Work request >>
Determine the number of lines in the following entries that hold the word "disassembly". Give only that number.

Record extracts >>
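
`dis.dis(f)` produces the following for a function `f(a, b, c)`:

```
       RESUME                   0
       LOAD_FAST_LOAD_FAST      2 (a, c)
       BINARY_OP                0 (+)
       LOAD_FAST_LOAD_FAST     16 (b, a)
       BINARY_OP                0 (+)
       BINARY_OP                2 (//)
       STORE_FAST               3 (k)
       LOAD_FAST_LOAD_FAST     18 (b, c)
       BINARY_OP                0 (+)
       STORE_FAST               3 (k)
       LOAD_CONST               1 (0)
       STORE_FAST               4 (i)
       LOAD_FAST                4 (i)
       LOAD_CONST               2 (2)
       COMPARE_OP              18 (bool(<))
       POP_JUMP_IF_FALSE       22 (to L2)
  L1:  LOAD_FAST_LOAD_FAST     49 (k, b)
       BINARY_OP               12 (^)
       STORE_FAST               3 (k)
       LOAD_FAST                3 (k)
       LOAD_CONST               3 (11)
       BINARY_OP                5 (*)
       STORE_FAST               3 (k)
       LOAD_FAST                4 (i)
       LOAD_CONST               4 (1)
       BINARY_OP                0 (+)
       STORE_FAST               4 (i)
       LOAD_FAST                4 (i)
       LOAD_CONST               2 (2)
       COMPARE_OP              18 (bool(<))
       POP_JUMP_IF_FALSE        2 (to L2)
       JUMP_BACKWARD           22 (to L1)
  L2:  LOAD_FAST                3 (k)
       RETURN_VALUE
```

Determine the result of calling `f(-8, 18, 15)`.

6017

LOAD_FAST_LOAD_FAST a,c → push -8,15. Stack: [-8, 15]
BINARY_OP + → -8 + 15 = 7. Stack: [7]
LOAD_FAST_LOAD_FAST b,a → push 18,-8. Stack: [7, 18, -8]
BINARY_OP + → 18 + -8 = 10. Stack: [7, 10]
BINARY_OP // → 7 // 10 = 0. Stack: [0]
STORE_FAST k → k=0. Stack: []
LOAD_FAST_LOAD_FAST b,c → push 18,15. Stack: [18, 15]
BINARY_OP + → 18 + 15 = 33. Stack: [33]
STORE_FAST k → k=33. Stack: []
LOAD_CONST → push 0. Stack: [0]
STORE_FAST i → i=0. Stack: []
LOAD_FAST i → push 0. Stack: [0]
LOAD_CONST → push 2. Stack: [0, 2]
COMPARE_OP bool(<) → 0 vs 2 = True. Stack: [True]
POP_JUMP_IF_FALSE → pop True; no jump. Stack: []
LOAD_FAST_LOAD_FAST k,b → push 33,18. Stack: [33, 18]
BINARY_OP ^ → 33 ^ 18 = 51. Stack: [51]
STORE_FAST k → k=51. Stack: []
LOAD_FAST k → push 51. Stack: [51]
LOAD_CONST → push 11. Stack: [51, 11]
BINARY_OP * → 51 * 11 = 561. Stack: [561]
STORE_FAST k → k=561. Stack: []
LOAD_FAST i → push 0. Stack: [0]
LOAD_CONST → push 1. Stack: [0, 1]
BINARY_OP + → 0 + 1 = 1. Stack: [1]
STORE_FAST i → i=1. Stack: []
LOAD_FAST i → push 1. Stack: [1]
LOAD_CONST → push 2. Stack: [1, 2]
COMPARE_OP bool(<) → 1 vs 2 = True. Stack: [True]
POP_JUMP_IF_FALSE → pop True; no jump. Stack: []
LOAD_FAST_LOAD_FAST k,b → push 561,18. Stack: [561, 18]
BINARY_OP ^ → 561 ^ 18 = 547. Stack: [547]
STORE_FAST k → k=547. Stack: []
LOAD_FAST k → push 547. Stack: [547]
LOAD_CONST → push 11. Stack: [547, 11]
BINARY_OP * → 547 * 11 = 6017. Stack: [6017]
STORE_FAST k → k=6017. Stack: []
LOAD_FAST i → push 1. Stack: [1]
LOAD_CONST → push 1. Stack: [1, 1]
BINARY_OP + → 1 + 1 = 2. Stack: [2]
STORE_FAST i → i=2. Stack: []
LOAD_FAST i → push 2. Stack: [2]
LOAD_CONST → push 2. Stack: [2, 2]
COMPARE_OP bool(<) → 2 vs 2 = False. Stack: [False]
POP_JUMP_IF_FALSE → pop False; jump. Stack: []
LOAD_FAST k → push 6017. Stack: [6017]
RETURN_VALUE → return 6017.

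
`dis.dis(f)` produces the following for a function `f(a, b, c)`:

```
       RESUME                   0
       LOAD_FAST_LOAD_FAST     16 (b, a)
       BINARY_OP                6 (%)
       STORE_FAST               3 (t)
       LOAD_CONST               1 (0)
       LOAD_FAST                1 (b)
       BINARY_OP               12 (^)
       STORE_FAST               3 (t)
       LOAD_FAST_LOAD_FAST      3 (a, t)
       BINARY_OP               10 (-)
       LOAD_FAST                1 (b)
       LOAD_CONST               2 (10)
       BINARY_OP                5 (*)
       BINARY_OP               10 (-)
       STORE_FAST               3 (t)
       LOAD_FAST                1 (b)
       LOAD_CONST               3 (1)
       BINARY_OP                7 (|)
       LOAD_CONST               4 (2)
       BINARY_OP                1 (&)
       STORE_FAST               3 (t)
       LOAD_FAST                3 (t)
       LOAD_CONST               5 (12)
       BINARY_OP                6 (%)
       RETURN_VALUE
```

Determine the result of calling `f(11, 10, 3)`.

LOAD_FAST_LOAD_FAST b,a → push 10,11. Stack: [10, 11]
BINARY_OP % → 10 % 11 = 10. Stack: [10]
STORE_FAST t → t=10. Stack: []
LOAD_CONST → push 0. Stack: [0]
LOAD_FAST b → push 10. Stack: [0, 10]
BINARY_OP ^ → 0 ^ 10 = 10. Stack: [10]
STORE_FAST t → t=10. Stack: []
LOAD_FAST_LOAD_FAST a,t → push 11,10. Stack: [11, 10]
BINARY_OP - → 11 - 10 = 1. Stack: [1]
LOAD_FAST b → push 10. Stack: [1, 10]
LOAD_CONST → push 10. Stack: [1, 10, 10]
BINARY_OP * → 10 * 10 = 100. Stack: [1, 100]
BINARY_OP - → 1 - 100 = -99. Stack: [-99]
STORE_FAST t → t=-99. Stack: []
LOAD_FAST b → push 10. Stack: [10]
LOAD_CONST → push 1. Stack: [10, 1]
BINARY_OP | → 10 | 1 = 11. Stack: [11]
LOAD_CONST → push 2. Stack: [11, 2]
BINARY_OP & → 11 & 2 = 2. Stack: [2]
STORE_FAST t → t=2. Stack: []
LOAD_FAST t → push 2. Stack: [2]
LOAD_CONST → push 12. Stack: [2, 12]
BINARY_OP % → 2 % 12 = 2. Stack: [2]
RETURN_VALUE → return 2.

2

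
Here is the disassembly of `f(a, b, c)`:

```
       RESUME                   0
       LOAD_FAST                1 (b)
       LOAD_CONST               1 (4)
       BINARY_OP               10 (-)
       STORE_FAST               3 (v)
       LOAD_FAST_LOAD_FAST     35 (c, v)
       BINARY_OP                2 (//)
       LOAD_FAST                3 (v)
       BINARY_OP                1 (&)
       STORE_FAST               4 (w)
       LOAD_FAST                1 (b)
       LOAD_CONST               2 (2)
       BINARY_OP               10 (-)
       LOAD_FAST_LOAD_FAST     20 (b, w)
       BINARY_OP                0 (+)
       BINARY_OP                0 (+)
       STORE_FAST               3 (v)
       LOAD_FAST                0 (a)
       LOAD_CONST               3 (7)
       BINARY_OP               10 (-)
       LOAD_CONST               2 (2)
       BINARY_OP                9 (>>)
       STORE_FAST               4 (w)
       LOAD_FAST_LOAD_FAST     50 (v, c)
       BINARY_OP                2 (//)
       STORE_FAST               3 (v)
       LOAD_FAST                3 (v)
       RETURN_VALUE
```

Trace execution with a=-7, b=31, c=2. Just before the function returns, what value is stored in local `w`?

LOAD_FAST b → push 31. Stack: [31]
LOAD_CONST → push 4. Stack: [31, 4]
BINARY_OP - → 31 - 4 = 27. Stack: [27]
STORE_FAST v → v=27. Stack: []
LOAD_FAST_LOAD_FAST c,v → push 2,27. Stack: [2, 27]
BINARY_OP // → 2 // 27 = 0. Stack: [0]
LOAD_FAST v → push 27. Stack: [0, 27]
BINARY_OP & → 0 & 27 = 0. Stack: [0]
STORE_FAST w → w=0. Stack: []
LOAD_FAST b → push 31. Stack: [31]
LOAD_CONST → push 2. Stack: [31, 2]
BINARY_OP - → 31 - 2 = 29. Stack: [29]
LOAD_FAST_LOAD_FAST b,w → push 31,0. Stack: [29, 31, 0]
BINARY_OP + → 31 + 0 = 31. Stack: [29, 31]
BINARY_OP + → 29 + 31 = 60. Stack: [60]
STORE_FAST v → v=60. Stack: []
LOAD_FAST a → push -7. Stack: [-7]
LOAD_CONST → push 7. Stack: [-7, 7]
BINARY_OP - → -7 - 7 = -14. Stack: [-14]
LOAD_CONST → push 2. Stack: [-14, 2]
BINARY_OP >> → -14 >> 2 = -4. Stack: [-4]
STORE_FAST w → w=-4. Stack: []
LOAD_FAST_LOAD_FAST v,c → push 60,2. Stack: [60, 2]
BINARY_OP // → 60 // 2 = 30. Stack: [30]
STORE_FAST v → v=30. Stack: []
LOAD_FAST v → push 30. Stack: [30]
RETURN_VALUE → return 30.

-4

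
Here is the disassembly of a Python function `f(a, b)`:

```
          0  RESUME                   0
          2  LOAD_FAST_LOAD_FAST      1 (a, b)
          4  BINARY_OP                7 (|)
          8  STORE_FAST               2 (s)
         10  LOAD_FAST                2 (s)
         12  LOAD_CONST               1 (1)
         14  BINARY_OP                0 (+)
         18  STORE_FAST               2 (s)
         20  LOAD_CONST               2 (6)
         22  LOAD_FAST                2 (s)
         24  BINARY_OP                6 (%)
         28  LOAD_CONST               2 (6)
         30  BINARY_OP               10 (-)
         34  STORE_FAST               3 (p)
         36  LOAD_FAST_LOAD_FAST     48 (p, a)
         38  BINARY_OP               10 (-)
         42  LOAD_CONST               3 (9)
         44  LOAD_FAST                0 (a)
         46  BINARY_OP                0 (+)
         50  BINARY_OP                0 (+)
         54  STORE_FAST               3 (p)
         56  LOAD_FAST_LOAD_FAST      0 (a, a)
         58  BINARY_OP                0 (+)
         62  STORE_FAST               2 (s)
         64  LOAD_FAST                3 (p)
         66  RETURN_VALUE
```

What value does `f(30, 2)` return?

LOAD_FAST_LOAD_FAST a,b → push 30,2. Stack: [30, 2]
BINARY_OP | → 30 | 2 = 30. Stack: [30]
STORE_FAST s → s=30. Stack: []
LOAD_FAST s → push 30. Stack: [30]
LOAD_CONST → push 1. Stack: [30, 1]
BINARY_OP + → 30 + 1 = 31. Stack: [31]
STORE_FAST s → s=31. Stack: []
LOAD_CONST → push 6. Stack: [6]
LOAD_FAST s → push 31. Stack: [6, 31]
BINARY_OP % → 6 % 31 = 6. Stack: [6]
LOAD_CONST → push 6. Stack: [6, 6]
BINARY_OP - → 6 - 6 = 0. Stack: [0]
STORE_FAST p → p=0. Stack: []
LOAD_FAST_LOAD_FAST p,a → push 0,30. Stack: [0, 30]
BINARY_OP - → 0 - 30 = -30. Stack: [-30]
LOAD_CONST → push 9. Stack: [-30, 9]
LOAD_FAST a → push 30. Stack: [-30, 9, 30]
BINARY_OP + → 9 + 30 = 39. Stack: [-30, 39]
BINARY_OP + → -30 + 39 = 9. Stack: [9]
STORE_FAST p → p=9. Stack: []
LOAD_FAST_LOAD_FAST a,a → push 30,30. Stack: [30, 30]
BINARY_OP + → 30 + 30 = 60. Stack: [60]
STORE_FAST s → s=60. Stack: []
LOAD_FAST p → push 9. Stack: [9]
RETURN_VALUE → return 9.

9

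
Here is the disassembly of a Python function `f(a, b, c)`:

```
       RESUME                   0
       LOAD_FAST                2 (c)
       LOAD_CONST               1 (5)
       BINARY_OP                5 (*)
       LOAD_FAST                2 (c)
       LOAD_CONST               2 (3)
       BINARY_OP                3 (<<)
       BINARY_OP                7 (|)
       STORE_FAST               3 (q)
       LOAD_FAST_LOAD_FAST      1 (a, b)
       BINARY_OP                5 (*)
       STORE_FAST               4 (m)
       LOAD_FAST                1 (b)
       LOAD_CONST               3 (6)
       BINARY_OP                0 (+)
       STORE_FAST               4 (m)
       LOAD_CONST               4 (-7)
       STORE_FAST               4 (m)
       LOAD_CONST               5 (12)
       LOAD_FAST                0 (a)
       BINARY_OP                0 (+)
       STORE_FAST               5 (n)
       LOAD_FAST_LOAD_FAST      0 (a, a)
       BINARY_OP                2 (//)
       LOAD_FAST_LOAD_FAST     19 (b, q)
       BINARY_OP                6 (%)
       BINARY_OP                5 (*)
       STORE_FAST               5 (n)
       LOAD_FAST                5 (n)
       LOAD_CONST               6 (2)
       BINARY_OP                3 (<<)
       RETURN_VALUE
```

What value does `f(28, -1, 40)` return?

1820

LOAD_FAST c → push 40. Stack: [40]
LOAD_CONST → push 5. Stack: [40, 5]
BINARY_OP * → 40 * 5 = 200. Stack: [200]
LOAD_FAST c → push 40. Stack: [200, 40]
LOAD_CONST → push 3. Stack: [200, 40, 3]
BINARY_OP << → 40 << 3 = 320. Stack: [200, 320]
BINARY_OP | → 200 | 320 = 456. Stack: [456]
STORE_FAST q → q=456. Stack: []
LOAD_FAST_LOAD_FAST a,b → push 28,-1. Stack: [28, -1]
BINARY_OP * → 28 * -1 = -28. Stack: [-28]
STORE_FAST m → m=-28. Stack: []
LOAD_FAST b → push -1. Stack: [-1]
LOAD_CONST → push 6. Stack: [-1, 6]
BINARY_OP + → -1 + 6 = 5. Stack: [5]
STORE_FAST m → m=5. Stack: []
LOAD_CONST → push -7. Stack: [-7]
STORE_FAST m → m=-7. Stack: []
LOAD_CONST → push 12. Stack: [12]
LOAD_FAST a → push 28. Stack: [12, 28]
BINARY_OP + → 12 + 28 = 40. Stack: [40]
STORE_FAST n → n=40. Stack: []
LOAD_FAST_LOAD_FAST a,a → push 28,28. Stack: [28, 28]
BINARY_OP // → 28 // 28 = 1. Stack: [1]
LOAD_FAST_LOAD_FAST b,q → push -1,456. Stack: [1, -1, 456]
BINARY_OP % → -1 % 456 = 455. Stack: [1, 455]
BINARY_OP * → 1 * 455 = 455. Stack: [455]
STORE_FAST n → n=455. Stack: []
LOAD_FAST n → push 455. Stack: [455]
LOAD_CONST → push 2. Stack: [455, 2]
BINARY_OP << → 455 << 2 = 1820. Stack: [1820]
RETURN_VALUE → return 1820.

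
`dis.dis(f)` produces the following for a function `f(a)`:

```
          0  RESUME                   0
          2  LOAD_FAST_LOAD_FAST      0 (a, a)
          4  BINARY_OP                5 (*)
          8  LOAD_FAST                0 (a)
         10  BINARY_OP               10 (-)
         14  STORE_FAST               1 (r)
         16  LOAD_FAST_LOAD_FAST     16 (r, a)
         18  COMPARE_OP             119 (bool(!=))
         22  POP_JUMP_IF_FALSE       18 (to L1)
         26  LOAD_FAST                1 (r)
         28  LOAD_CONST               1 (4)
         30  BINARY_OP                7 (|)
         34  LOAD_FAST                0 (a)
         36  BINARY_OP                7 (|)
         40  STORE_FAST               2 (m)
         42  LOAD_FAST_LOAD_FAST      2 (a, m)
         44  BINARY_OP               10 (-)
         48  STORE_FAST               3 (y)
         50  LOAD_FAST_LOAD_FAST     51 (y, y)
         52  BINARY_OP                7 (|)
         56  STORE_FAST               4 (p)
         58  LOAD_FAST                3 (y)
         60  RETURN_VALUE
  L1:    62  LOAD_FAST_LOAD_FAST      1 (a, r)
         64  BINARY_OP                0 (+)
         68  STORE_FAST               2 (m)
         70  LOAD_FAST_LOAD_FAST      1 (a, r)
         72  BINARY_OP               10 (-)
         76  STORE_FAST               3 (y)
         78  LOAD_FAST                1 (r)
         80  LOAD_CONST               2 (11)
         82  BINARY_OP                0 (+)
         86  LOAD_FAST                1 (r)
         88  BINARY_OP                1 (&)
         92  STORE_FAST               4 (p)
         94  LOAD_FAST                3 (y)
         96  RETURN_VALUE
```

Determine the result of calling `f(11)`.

-100

LOAD_FAST_LOAD_FAST a,a → push 11,11. Stack: [11, 11]
BINARY_OP * → 11 * 11 = 121. Stack: [121]
LOAD_FAST a → push 11. Stack: [121, 11]
BINARY_OP - → 121 - 11 = 110. Stack: [110]
STORE_FAST r → r=110. Stack: []
LOAD_FAST_LOAD_FAST r,a → push 110,11. Stack: [110, 11]
COMPARE_OP bool(!=) → 110 vs 11 = True. Stack: [True]
POP_JUMP_IF_FALSE → pop True; no jump. Stack: []
LOAD_FAST r → push 110. Stack: [110]
LOAD_CONST → push 4. Stack: [110, 4]
BINARY_OP | → 110 | 4 = 110. Stack: [110]
LOAD_FAST a → push 11. Stack: [110, 11]
BINARY_OP | → 110 | 11 = 111. Stack: [111]
STORE_FAST m → m=111. Stack: []
LOAD_FAST_LOAD_FAST a,m → push 11,111. Stack: [11, 111]
BINARY_OP - → 11 - 111 = -100. Stack: [-100]
STORE_FAST y → y=-100. Stack: []
LOAD_FAST_LOAD_FAST y,y → push -100,-100. Stack: [-100, -100]
BINARY_OP | → -100 | -100 = -100. Stack: [-100]
STORE_FAST p → p=-100. Stack: []
LOAD_FAST y → push -100. Stack: [-100]
RETURN_VALUE → return -100.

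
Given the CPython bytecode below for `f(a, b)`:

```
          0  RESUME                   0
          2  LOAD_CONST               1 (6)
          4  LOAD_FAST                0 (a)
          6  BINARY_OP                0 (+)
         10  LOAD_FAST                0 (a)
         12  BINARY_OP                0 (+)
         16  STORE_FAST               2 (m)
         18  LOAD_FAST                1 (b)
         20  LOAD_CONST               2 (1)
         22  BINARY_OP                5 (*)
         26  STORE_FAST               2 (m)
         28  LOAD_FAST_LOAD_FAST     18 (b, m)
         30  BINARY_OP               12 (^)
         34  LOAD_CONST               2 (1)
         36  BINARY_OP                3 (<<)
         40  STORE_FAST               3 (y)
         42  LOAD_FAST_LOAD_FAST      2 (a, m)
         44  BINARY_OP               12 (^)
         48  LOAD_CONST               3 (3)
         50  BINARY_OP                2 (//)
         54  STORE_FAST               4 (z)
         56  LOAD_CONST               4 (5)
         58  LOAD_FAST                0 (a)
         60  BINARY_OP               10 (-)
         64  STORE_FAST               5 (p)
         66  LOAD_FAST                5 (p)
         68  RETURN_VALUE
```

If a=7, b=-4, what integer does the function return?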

Output of the exercise >>
3